--- START ---

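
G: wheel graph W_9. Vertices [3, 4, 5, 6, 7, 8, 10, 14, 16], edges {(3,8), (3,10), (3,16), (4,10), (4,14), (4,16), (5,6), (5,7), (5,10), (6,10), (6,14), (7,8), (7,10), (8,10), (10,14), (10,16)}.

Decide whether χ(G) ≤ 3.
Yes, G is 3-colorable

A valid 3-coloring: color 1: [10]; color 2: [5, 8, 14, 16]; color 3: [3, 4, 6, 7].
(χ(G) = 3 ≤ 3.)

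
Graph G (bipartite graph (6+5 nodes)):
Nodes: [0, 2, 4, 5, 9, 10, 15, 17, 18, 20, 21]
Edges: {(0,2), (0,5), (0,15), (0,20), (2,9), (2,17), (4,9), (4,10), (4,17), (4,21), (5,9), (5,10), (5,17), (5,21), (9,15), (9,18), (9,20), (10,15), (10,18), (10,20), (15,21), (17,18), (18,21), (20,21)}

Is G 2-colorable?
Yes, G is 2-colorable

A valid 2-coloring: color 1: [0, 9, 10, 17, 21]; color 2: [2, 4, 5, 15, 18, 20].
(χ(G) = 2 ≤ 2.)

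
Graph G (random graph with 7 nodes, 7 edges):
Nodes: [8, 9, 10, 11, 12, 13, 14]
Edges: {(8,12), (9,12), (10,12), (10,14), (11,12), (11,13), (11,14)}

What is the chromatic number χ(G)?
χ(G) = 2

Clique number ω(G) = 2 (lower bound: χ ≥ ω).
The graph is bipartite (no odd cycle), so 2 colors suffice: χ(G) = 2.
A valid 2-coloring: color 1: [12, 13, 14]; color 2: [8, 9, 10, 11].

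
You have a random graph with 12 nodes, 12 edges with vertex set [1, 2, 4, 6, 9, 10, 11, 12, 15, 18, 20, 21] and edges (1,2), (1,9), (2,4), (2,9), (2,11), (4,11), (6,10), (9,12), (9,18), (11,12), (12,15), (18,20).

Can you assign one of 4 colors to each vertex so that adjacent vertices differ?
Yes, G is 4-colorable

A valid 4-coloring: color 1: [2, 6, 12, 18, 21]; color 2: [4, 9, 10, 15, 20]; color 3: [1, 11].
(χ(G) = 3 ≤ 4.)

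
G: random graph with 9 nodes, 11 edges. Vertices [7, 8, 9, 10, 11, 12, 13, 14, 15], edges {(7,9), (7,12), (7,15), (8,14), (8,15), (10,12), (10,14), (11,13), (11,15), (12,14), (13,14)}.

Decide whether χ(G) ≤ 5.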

--- END ---

- _Aim of the task_: Each line above that contains the string "with" should be identified and copied.

- _Written response_:
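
Graph G (random graph with 7 nodes, 7 edges):
You have a random graph with 12 nodes, 12 edges with vertex set [1, 2, 4, 6, 9, 10, 11, 12, 15, 18, 20, 21] and edges (1,2), (1,9), (2,4), (2,9), (2,11), (4,11), (6,10), (9,12), (9,18), (11,12), (12,15), (18,20).
G: random graph with 9 nodes, 11 edges. Vertices [7, 8, 9, 10, 11, 12, 13, 14, 15], edges {(7,9), (7,12), (7,15), (8,14), (8,15), (10,12), (10,14), (11,13), (11,15), (12,14), (13,14)}.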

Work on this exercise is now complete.